§ Directions for this task:
Give the lines below again exactly, starting with the line that holds "9 tenants in" and going on through the line that holds "- Route 5, Route".

Stored data entries
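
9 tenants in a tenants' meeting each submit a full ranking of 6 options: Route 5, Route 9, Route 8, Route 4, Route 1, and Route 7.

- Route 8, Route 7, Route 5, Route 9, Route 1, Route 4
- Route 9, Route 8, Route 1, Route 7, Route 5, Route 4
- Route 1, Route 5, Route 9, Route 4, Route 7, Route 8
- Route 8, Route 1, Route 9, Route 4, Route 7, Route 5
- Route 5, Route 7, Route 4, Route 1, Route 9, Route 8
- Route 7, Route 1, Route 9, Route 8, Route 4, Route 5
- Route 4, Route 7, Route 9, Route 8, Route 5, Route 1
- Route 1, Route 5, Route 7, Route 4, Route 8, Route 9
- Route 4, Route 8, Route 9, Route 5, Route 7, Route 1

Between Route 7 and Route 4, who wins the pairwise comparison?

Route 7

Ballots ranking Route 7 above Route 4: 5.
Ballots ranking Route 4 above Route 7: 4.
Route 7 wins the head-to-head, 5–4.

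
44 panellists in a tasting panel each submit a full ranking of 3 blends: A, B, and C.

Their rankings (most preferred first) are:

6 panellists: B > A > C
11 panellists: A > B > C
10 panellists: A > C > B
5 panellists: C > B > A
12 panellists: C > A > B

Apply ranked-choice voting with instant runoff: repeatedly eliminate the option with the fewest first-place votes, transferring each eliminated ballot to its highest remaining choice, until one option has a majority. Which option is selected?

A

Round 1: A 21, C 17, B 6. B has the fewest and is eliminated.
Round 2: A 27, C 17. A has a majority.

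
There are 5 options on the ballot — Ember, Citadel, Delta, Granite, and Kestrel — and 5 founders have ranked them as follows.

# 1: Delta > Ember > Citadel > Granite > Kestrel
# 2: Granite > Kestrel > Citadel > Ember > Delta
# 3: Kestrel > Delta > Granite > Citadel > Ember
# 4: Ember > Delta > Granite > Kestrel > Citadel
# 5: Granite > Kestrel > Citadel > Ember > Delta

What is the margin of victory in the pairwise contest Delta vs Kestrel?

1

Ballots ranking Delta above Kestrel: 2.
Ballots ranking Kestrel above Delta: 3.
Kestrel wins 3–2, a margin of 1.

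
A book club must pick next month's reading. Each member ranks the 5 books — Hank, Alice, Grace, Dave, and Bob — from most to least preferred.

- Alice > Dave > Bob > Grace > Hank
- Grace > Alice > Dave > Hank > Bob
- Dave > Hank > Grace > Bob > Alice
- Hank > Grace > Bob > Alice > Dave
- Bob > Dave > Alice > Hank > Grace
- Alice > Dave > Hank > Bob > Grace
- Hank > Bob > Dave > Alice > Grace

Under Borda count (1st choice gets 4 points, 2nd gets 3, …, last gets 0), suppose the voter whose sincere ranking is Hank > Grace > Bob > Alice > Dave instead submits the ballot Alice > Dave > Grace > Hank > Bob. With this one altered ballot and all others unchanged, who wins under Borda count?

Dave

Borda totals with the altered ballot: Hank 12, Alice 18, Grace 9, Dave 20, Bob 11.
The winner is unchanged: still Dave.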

--

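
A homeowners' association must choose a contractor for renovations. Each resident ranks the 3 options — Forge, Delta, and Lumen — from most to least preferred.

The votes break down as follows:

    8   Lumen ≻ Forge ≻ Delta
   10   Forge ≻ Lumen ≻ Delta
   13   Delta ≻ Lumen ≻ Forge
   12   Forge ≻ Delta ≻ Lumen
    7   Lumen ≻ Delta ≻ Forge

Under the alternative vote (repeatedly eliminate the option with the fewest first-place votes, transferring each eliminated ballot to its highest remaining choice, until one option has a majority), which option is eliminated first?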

§ Response:
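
9 tenants in a tenants' meeting each submit a full ranking of 6 options: Route 5, Route 9, Route 8, Route 4, Route 1, and Route 7.

- Route 8, Route 7, Route 5, Route 9, Route 1, Route 4
- Route 9, Route 8, Route 1, Route 7, Route 5, Route 4
- Route 1, Route 5, Route 9, Route 4, Route 7, Route 8
- Route 8, Route 1, Route 9, Route 4, Route 7, Route 5
- Route 5, Route 7, Route 4, Route 1, Route 9, Route 8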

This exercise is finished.